# REQUIRED WORK:
Copy out the records below exactly as they appear.
═══ DATA RECORDS
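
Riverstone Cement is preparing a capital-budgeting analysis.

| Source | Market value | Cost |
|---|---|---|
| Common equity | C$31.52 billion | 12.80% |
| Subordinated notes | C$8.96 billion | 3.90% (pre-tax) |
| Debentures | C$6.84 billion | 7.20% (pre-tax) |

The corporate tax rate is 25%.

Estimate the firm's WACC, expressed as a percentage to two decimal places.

Total capital V = 31.52 + 8.96 + 6.84 = 47.32.
Equity: weight = 31.52/47.32 = 0.6661; cost = 12.8%.
Subordinated notes: weight = 8.96/47.32 = 0.1893; after-tax cost = 3.9% × (1 − 25%) = 2.9250%.
Debentures: weight = 6.84/47.32 = 0.1445; after-tax cost = 7.2% × (1 − 25%) = 5.4000%.
WACC = 0.6661 × 12.8000% + 0.1893 × 2.9250% + 0.1445 × 5.4000% = 9.8605%.

9.86%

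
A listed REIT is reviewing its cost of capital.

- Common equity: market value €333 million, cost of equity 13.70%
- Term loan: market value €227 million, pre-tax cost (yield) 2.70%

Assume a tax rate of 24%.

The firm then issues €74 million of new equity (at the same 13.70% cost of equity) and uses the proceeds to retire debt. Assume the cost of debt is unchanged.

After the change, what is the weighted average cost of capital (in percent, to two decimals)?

10.52%

After the change:
Total capital V = 407 + 153 = 560.
Equity: weight = 407/560 = 0.7268; cost = 13.7%.
Term loan: weight = 153/560 = 0.2732; after-tax cost = 2.7% × (1 − 24%) = 2.0520%.
WACC = 0.7268 × 13.7000% + 0.2732 × 2.0520% = 10.5176%.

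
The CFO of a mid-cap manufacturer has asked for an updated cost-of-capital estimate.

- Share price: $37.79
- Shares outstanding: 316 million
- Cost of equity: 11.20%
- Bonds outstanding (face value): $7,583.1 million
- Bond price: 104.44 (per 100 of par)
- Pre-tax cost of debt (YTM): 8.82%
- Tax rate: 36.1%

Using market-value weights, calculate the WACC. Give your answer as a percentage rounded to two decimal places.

Market value of equity E = 37.79 × 316m = 11941.64m. Market value of debt D = 7583.1m × 104.44/100 = 7919.78964m.
Total capital V = 11941.64 + 7919.78964 = 19861.42964.
Equity: weight = 11941.64/19861.42964 = 0.6012; cost = 11.2%.
Bonds outstanding: weight = 7919.78964/19861.42964 = 0.3988; after-tax cost = 8.82% × (1 − 36.1%) = 5.6360%.
WACC = 0.6012 × 11.2000% + 0.3988 × 5.6360% = 8.9813%.

8.98%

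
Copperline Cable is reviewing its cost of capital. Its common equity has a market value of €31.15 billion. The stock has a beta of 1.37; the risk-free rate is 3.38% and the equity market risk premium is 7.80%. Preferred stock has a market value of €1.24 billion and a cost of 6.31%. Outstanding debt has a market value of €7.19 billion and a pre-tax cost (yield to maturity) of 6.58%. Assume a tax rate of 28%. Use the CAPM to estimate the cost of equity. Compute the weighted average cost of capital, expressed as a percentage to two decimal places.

Cost of equity via CAPM: Re = 3.38% + 1.37 × 7.8% = 14.0660%.
Total capital V = 31.15 + 1.24 + 7.19 = 39.58.
Equity: weight = 31.15/39.58 = 0.7870; cost = 14.066%.
Preferred: weight = 1.24/39.58 = 0.0313; cost = 6.31%.
Debt: weight = 7.19/39.58 = 0.1817; after-tax cost = 6.58% × (1 − 28%) = 4.7376%.
WACC = 0.7870 × 14.0660% + 0.0313 × 6.3100% + 0.1817 × 4.7376% = 12.1284%.

12.13%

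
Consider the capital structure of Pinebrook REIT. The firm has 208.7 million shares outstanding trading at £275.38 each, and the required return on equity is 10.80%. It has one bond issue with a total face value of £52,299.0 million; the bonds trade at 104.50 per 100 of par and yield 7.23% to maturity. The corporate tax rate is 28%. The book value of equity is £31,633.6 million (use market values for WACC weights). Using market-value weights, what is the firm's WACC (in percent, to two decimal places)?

Market value of equity E = 275.38 × 208.7m = 57471.806m. Market value of debt D = 52299m × 104.5/100 = 54652.455m.
Total capital V = 57471.806 + 54652.455 = 112124.261.
Equity: weight = 57471.806/112124.261 = 0.5126; cost = 10.8%.
Bonds outstanding: weight = 54652.455/112124.261 = 0.4874; after-tax cost = 7.23% × (1 − 28%) = 5.2056%.
WACC = 0.5126 × 10.8000% + 0.4874 × 5.2056% = 8.0731%.

8.07%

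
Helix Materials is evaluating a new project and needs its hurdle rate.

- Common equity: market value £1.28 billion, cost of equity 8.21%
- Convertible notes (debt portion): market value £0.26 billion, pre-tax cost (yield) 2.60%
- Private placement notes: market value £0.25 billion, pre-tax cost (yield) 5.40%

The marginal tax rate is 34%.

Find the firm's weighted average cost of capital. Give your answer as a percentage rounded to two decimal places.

6.62%

Total capital V = 1.28 + 0.26 + 0.25 = 1.79.
Equity: weight = 1.28/1.79 = 0.7151; cost = 8.21%.
Convertible notes (debt portion): weight = 0.26/1.79 = 0.1453; after-tax cost = 2.6% × (1 − 34%) = 1.7160%.
Private placement notes: weight = 0.25/1.79 = 0.1397; after-tax cost = 5.4% × (1 − 34%) = 3.5640%.
WACC = 0.7151 × 8.2100% + 0.1453 × 1.7160% + 0.1397 × 3.5640% = 6.6179%.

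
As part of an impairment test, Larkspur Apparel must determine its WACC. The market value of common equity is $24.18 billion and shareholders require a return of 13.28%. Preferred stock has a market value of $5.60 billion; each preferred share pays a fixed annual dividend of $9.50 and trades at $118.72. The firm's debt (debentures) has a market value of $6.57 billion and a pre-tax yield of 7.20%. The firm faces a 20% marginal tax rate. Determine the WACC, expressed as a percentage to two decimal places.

Cost of preferred: Rp = 9.5 / 118.72 = 8.0020%.
Total capital V = 24.18 + 5.6 + 6.57 = 36.35.
Equity: weight = 24.18/36.35 = 0.6652; cost = 13.28%.
Preferred: weight = 5.6/36.35 = 0.1541; cost = 8.002%.
Debentures: weight = 6.57/36.35 = 0.1807; after-tax cost = 7.2% × (1 − 20%) = 5.7600%.
WACC = 0.6652 × 13.2800% + 0.1541 × 8.0020% + 0.1807 × 5.7600% = 11.1077%.

11.11%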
══════
# RESPONSE TO THIS EXERCISE:
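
Riverstone Cement is preparing a capital-budgeting analysis.

| Source | Market value | Cost |
|---|---|---|
| Common equity | C$31.52 billion | 12.80% |
| Subordinated notes | C$8.96 billion | 3.90% (pre-tax) |
| Debentures | C$6.84 billion | 7.20% (pre-tax) |

The corporate tax rate is 25%.

Estimate the firm's WACC, expressed as a percentage to two decimal places.

Total capital V = 31.52 + 8.96 + 6.84 = 47.32.
Equity: weight = 31.52/47.32 = 0.6661; cost = 12.8%.
Subordinated notes: weight = 8.96/47.32 = 0.1893; after-tax cost = 3.9% × (1 − 25%) = 2.9250%.
Debentures: weight = 6.84/47.32 = 0.1445; after-tax cost = 7.2% × (1 − 25%) = 5.4000%.
WACC = 0.6661 × 12.8000% + 0.1893 × 2.9250% + 0.1445 × 5.4000% = 9.8605%.

9.86%

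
A listed REIT is reviewing its cost of capital.

- Common equity: market value €333 million, cost of equity 13.70%
- Term loan: market value €227 million, pre-tax cost (yield) 2.70%

Assume a tax rate of 24%.

The firm then issues €74 million of new equity (at the same 13.70% cost of equity) and uses the proceeds to retire debt. Assume the cost of debt is unchanged.

After the change, what is the weighted average cost of capital (in percent, to two decimals)?

10.52%

After the change:
Total capital V = 407 + 153 = 560.
Equity: weight = 407/560 = 0.7268; cost = 13.7%.
Term loan: weight = 153/560 = 0.2732; after-tax cost = 2.7% × (1 − 24%) = 2.0520%.
WACC = 0.7268 × 13.7000% + 0.2732 × 2.0520% = 10.5176%.

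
The CFO of a mid-cap manufacturer has asked for an updated cost-of-capital estimate.

- Share price: $37.79
- Shares outstanding: 316 million
- Cost of equity: 11.20%
- Bonds outstanding (face value): $7,583.1 million
- Bond price: 104.44 (per 100 of par)
- Pre-tax cost of debt (YTM): 8.82%
- Tax rate: 36.1%

Using market-value weights, calculate the WACC. Give your answer as a percentage rounded to two decimal places.

Market value of equity E = 37.79 × 316m = 11941.64m. Market value of debt D = 7583.1m × 104.44/100 = 7919.78964m.
Total capital V = 11941.64 + 7919.78964 = 19861.42964.
Equity: weight = 11941.64/19861.42964 = 0.6012; cost = 11.2%.
Bonds outstanding: weight = 7919.78964/19861.42964 = 0.3988; after-tax cost = 8.82% × (1 − 36.1%) = 5.6360%.
WACC = 0.6012 × 11.2000% + 0.3988 × 5.6360% = 8.9813%.

8.98%

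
Copperline Cable is reviewing its cost of capital. Its common equity has a market value of €31.15 billion. The stock has a beta of 1.37; the risk-free rate is 3.38% and the equity market risk premium is 7.80%. Preferred stock has a market value of €1.24 billion and a cost of 6.31%. Outstanding debt has a market value of €7.19 billion and a pre-tax cost (yield to maturity) of 6.58%. Assume a tax rate of 28%. Use the CAPM to estimate the cost of equity. Compute the weighted average cost of capital, expressed as a percentage to two decimal places.

Cost of equity via CAPM: Re = 3.38% + 1.37 × 7.8% = 14.0660%.
Total capital V = 31.15 + 1.24 + 7.19 = 39.58.
Equity: weight = 31.15/39.58 = 0.7870; cost = 14.066%.
Preferred: weight = 1.24/39.58 = 0.0313; cost = 6.31%.
Debt: weight = 7.19/39.58 = 0.1817; after-tax cost = 6.58% × (1 − 28%) = 4.7376%.
WACC = 0.7870 × 14.0660% + 0.0313 × 6.3100% + 0.1817 × 4.7376% = 12.1284%.

12.13%

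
Consider the capital structure of Pinebrook REIT. The firm has 208.7 million shares outstanding trading at £275.38 each, and the required return on equity is 10.80%. It has one bond issue with a total face value of £52,299.0 million; the bonds trade at 104.50 per 100 of par and yield 7.23% to maturity. The corporate tax rate is 28%. The book value of equity is £31,633.6 million (use market values for WACC weights). Using market-value weights, what is the firm's WACC (in percent, to two decimal places)?

Market value of equity E = 275.38 × 208.7m = 57471.806m. Market value of debt D = 52299m × 104.5/100 = 54652.455m.
Total capital V = 57471.806 + 54652.455 = 112124.261.
Equity: weight = 57471.806/112124.261 = 0.5126; cost = 10.8%.
Bonds outstanding: weight = 54652.455/112124.261 = 0.4874; after-tax cost = 7.23% × (1 − 28%) = 5.2056%.
WACC = 0.5126 × 10.8000% + 0.4874 × 5.2056% = 8.0731%.

8.07%

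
Helix Materials is evaluating a new project and needs its hurdle rate.

- Common equity: market value £1.28 billion, cost of equity 8.21%
- Convertible notes (debt portion): market value £0.26 billion, pre-tax cost (yield) 2.60%
- Private placement notes: market value £0.25 billion, pre-tax cost (yield) 5.40%

The marginal tax rate is 34%.

Find the firm's weighted average cost of capital. Give your answer as a percentage rounded to two decimal places.

6.62%

Total capital V = 1.28 + 0.26 + 0.25 = 1.79.
Equity: weight = 1.28/1.79 = 0.7151; cost = 8.21%.
Convertible notes (debt portion): weight = 0.26/1.79 = 0.1453; after-tax cost = 2.6% × (1 − 34%) = 1.7160%.
Private placement notes: weight = 0.25/1.79 = 0.1397; after-tax cost = 5.4% × (1 − 34%) = 3.5640%.
WACC = 0.7151 × 8.2100% + 0.1453 × 1.7160% + 0.1397 × 3.5640% = 6.6179%.

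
As part of an impairment test, Larkspur Apparel must determine its WACC. The market value of common equity is $24.18 billion and shareholders require a return of 13.28%. Preferred stock has a market value of $5.60 billion; each preferred share pays a fixed annual dividend of $9.50 and trades at $118.72. The firm's debt (debentures) has a market value of $6.57 billion and a pre-tax yield of 7.20%. The firm faces a 20% marginal tax rate. Determine the WACC, expressed as a percentage to two decimal places.

Cost of preferred: Rp = 9.5 / 118.72 = 8.0020%.
Total capital V = 24.18 + 5.6 + 6.57 = 36.35.
Equity: weight = 24.18/36.35 = 0.6652; cost = 13.28%.
Preferred: weight = 5.6/36.35 = 0.1541; cost = 8.002%.
Debentures: weight = 6.57/36.35 = 0.1807; after-tax cost = 7.2% × (1 − 20%) = 5.7600%.
WACC = 0.6652 × 13.2800% + 0.1541 × 8.0020% + 0.1807 × 5.7600% = 11.1077%.

11.11%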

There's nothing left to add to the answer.